Requirement — All that is asked is a faithful reproduction of the entries.

Records provided —
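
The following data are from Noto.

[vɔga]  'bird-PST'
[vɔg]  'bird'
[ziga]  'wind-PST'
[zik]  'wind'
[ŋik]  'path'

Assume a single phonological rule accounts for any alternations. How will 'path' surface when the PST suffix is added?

The root 'wind' surfaces as [ziga] and [zik], with a stem-final [g] ~ [k] alternation.
Compare 'bird', with invariant [g] in [vɔga] and [vɔg]: an analysis with underlying /g/ and a rule producing [k] in isolation would wrongly predict alternation here too.
The underlying segment must be /k/; voiceless stops become voiced between vowels, yielding [g] there.
The one attested form of 'path', [ŋik], shows underlying /ŋik/. Applying the same rule between vowels gives [ŋiga].

[ŋiga]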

Solution to this problem —
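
The following data are from Noto.

[vɔga]  'bird-PST'
[vɔg]  'bird'
[ziga]  'wind-PST'
[zik]  'wind'
[ŋik]  'path'

Assume a single phonological rule accounts for any alternations. How will 'path' surface when the PST suffix is added?

The root 'wind' surfaces as [ziga] and [zik], with a stem-final [g] ~ [k] alternation.
Compare 'bird', with invariant [g] in [vɔga] and [vɔg]: an analysis with underlying /g/ and a rule producing [k] in isolation would wrongly predict alternation here too.
The underlying segment must be /k/; voiceless stops become voiced between vowels, yielding [g] there.
The one attested form of 'path', [ŋik], shows underlying /ŋik/. Applying the same rule between vowels gives [ŋiga].

[ŋiga]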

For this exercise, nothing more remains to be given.